# INSTRUCTIONS FOR THE TASK
The required output is the line containing "Which decay process converts ⁶⁰Cu into ⁶⁰Ni?" followed by every line after it to the end of the listing, each written out exactly.

# INPUT MATERIAL
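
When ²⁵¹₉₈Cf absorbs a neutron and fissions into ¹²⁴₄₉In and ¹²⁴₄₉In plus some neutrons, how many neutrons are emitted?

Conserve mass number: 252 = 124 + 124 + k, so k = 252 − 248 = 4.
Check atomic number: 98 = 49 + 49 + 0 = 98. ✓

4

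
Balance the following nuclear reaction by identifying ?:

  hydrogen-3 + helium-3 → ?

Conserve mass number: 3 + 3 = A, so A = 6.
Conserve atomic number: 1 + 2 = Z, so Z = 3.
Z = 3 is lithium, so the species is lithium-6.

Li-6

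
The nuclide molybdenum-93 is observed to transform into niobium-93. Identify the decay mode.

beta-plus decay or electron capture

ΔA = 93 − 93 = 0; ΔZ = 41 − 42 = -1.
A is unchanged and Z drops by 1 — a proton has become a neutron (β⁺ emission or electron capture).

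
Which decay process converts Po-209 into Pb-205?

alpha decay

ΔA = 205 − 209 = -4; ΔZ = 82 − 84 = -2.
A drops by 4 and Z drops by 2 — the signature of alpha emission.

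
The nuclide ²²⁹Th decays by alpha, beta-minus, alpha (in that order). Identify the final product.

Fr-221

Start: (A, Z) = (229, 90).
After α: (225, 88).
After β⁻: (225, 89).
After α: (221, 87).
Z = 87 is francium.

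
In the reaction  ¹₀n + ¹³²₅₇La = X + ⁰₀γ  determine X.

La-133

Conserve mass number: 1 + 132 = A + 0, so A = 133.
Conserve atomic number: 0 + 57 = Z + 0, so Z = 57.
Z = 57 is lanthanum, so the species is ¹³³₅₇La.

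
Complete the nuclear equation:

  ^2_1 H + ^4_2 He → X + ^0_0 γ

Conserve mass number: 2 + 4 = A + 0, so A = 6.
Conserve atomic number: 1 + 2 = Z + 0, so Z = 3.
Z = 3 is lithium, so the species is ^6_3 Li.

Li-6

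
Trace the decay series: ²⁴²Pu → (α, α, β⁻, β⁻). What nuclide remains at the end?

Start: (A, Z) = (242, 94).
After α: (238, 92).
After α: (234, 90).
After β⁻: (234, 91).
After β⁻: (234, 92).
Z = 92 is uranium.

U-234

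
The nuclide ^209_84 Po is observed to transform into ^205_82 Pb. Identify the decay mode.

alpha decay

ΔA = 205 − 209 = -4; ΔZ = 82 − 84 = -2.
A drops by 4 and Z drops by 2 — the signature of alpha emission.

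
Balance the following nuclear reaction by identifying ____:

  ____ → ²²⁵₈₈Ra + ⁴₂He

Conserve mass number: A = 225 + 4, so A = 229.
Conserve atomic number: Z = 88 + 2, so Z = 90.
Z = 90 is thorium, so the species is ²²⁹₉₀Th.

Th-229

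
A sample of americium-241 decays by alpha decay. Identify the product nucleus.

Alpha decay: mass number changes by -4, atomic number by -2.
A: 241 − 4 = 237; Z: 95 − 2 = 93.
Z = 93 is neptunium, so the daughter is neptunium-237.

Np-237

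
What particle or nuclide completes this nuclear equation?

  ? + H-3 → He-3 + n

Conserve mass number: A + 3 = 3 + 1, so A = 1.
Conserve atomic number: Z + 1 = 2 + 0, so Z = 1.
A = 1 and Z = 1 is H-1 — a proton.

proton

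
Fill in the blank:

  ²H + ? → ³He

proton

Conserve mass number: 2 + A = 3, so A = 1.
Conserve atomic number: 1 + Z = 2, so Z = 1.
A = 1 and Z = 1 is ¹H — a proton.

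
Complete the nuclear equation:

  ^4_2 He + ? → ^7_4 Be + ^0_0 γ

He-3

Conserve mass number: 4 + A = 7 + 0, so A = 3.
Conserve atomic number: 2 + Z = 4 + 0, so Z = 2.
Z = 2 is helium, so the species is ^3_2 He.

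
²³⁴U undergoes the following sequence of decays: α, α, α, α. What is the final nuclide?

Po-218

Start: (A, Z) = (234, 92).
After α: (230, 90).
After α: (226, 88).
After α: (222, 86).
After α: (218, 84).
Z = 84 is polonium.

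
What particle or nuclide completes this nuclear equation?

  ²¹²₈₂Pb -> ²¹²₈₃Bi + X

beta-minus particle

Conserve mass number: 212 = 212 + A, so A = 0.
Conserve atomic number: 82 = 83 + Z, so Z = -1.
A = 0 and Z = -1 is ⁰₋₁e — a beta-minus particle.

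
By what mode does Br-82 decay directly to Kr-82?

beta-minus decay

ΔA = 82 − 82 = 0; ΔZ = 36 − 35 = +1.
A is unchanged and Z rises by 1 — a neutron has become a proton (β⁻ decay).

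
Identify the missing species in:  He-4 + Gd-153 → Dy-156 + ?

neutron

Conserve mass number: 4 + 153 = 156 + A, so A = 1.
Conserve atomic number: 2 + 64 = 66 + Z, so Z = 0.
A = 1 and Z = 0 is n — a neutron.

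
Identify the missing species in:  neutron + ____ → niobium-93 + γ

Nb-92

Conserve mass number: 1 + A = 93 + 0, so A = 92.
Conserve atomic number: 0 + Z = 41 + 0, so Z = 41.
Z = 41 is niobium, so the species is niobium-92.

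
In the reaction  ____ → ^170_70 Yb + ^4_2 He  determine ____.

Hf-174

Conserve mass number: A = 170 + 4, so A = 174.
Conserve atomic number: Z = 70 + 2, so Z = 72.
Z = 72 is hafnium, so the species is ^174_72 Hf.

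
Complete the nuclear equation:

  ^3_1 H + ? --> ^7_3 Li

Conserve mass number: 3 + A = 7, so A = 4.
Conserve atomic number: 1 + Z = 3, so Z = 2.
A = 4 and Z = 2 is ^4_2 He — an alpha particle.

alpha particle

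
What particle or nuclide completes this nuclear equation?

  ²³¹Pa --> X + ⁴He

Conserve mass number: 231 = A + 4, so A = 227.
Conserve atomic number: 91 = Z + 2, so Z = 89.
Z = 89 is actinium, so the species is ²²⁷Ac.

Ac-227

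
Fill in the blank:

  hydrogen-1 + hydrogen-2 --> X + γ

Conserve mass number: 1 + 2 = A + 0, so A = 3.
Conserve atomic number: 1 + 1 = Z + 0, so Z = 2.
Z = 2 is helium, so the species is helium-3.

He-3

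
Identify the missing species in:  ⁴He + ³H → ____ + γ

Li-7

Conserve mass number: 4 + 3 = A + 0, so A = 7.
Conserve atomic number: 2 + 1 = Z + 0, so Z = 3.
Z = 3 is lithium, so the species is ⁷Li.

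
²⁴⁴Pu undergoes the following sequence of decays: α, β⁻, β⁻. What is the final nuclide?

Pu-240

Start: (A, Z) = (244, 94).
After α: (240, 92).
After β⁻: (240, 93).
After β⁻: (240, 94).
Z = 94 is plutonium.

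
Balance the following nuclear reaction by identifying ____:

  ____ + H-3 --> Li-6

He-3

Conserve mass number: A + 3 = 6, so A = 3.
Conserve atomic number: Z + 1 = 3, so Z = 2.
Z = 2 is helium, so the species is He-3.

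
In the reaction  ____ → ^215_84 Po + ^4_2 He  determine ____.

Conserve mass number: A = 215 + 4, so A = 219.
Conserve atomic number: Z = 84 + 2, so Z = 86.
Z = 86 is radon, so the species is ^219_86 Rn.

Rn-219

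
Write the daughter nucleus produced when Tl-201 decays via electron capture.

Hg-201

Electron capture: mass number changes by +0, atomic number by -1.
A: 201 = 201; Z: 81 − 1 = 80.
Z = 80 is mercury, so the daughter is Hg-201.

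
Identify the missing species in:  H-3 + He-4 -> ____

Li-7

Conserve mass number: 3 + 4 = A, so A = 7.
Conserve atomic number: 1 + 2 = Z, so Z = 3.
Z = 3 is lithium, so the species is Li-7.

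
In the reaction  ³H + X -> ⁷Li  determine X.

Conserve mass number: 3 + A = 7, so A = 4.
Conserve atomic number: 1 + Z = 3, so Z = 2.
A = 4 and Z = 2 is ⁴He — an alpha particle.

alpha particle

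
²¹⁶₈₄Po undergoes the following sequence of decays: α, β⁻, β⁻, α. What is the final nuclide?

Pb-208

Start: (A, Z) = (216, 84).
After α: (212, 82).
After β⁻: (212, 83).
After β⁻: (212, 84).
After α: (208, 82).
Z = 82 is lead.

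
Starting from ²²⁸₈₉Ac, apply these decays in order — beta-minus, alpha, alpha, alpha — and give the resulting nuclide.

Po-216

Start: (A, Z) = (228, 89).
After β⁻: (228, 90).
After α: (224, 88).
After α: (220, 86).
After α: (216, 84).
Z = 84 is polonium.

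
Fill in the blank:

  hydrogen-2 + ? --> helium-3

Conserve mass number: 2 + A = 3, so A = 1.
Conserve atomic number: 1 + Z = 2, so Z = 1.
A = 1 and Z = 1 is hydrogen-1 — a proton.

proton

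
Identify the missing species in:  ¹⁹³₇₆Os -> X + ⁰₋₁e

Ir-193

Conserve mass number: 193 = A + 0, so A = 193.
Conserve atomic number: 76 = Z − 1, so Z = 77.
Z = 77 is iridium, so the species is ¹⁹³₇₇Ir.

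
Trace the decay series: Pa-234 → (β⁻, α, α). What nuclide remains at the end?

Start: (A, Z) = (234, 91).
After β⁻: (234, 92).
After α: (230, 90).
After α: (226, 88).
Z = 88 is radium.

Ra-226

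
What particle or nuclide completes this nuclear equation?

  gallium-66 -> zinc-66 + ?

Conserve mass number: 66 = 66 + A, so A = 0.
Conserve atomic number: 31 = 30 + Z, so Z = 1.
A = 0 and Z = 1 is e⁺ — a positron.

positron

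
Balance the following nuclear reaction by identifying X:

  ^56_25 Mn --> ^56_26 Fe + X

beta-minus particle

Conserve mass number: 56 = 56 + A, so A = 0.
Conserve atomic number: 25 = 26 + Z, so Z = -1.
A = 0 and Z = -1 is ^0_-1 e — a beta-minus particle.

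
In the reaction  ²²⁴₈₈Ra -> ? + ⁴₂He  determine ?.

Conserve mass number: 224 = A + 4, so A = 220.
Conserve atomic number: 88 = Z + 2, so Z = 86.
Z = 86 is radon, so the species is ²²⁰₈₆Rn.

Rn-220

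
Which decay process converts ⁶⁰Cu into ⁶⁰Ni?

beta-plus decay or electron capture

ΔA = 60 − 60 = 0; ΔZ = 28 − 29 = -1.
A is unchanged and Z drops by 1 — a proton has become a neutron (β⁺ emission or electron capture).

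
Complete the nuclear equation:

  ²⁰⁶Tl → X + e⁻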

# SOLUTION FOR THIS TASK
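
Which decay process converts ⁶⁰Cu into ⁶⁰Ni?

beta-plus decay or electron capture

ΔA = 60 − 60 = 0; ΔZ = 28 − 29 = -1.
A is unchanged and Z drops by 1 — a proton has become a neutron (β⁺ emission or electron capture).

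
Complete the nuclear equation:

  ²⁰⁶Tl → X + e⁻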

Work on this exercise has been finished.